● WHAT TO PRODUCE
Only the lines from the one containing "At t = 0 a CSTR" through the last line below should be written out, exactly and with both ends kept.

● SUPPLIED MATERIAL
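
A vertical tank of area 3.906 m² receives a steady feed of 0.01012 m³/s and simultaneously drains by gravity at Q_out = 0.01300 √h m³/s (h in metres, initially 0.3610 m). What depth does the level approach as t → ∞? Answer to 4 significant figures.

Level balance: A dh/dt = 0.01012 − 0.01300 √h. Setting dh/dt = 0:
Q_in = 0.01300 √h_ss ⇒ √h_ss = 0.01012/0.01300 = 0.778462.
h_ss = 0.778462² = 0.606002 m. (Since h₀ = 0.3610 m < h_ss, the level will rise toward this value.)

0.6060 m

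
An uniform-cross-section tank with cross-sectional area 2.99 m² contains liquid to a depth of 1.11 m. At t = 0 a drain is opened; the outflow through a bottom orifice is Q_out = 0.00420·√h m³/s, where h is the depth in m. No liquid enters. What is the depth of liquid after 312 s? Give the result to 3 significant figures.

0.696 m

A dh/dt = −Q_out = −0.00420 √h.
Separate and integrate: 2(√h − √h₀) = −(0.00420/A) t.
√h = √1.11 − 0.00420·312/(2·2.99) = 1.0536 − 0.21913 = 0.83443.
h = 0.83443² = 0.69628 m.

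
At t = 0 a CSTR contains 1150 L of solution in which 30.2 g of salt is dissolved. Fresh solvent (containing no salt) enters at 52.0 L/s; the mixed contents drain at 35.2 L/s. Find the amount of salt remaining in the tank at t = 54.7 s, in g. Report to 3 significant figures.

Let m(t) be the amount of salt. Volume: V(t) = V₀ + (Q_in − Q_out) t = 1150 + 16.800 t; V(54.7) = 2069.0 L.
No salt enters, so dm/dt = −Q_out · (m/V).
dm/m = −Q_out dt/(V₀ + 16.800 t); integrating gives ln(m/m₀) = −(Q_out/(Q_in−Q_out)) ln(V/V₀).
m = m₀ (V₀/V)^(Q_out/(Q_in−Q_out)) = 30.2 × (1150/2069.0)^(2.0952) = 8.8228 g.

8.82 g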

● TASK RESPONSE
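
At t = 0 a CSTR contains 1150 L of solution in which 30.2 g of salt is dissolved. Fresh solvent (containing no salt) enters at 52.0 L/s; the mixed contents drain at 35.2 L/s. Find the amount of salt remaining in the tank at t = 54.7 s, in g. Report to 3 significant figures.

Let m(t) be the amount of salt. Volume: V(t) = V₀ + (Q_in − Q_out) t = 1150 + 16.800 t; V(54.7) = 2069.0 L.
No salt enters, so dm/dt = −Q_out · (m/V).
dm/m = −Q_out dt/(V₀ + 16.800 t); integrating gives ln(m/m₀) = −(Q_out/(Q_in−Q_out)) ln(V/V₀).
m = m₀ (V₀/V)^(Q_out/(Q_in−Q_out)) = 30.2 × (1150/2069.0)^(2.0952) = 8.8228 g.

8.82 g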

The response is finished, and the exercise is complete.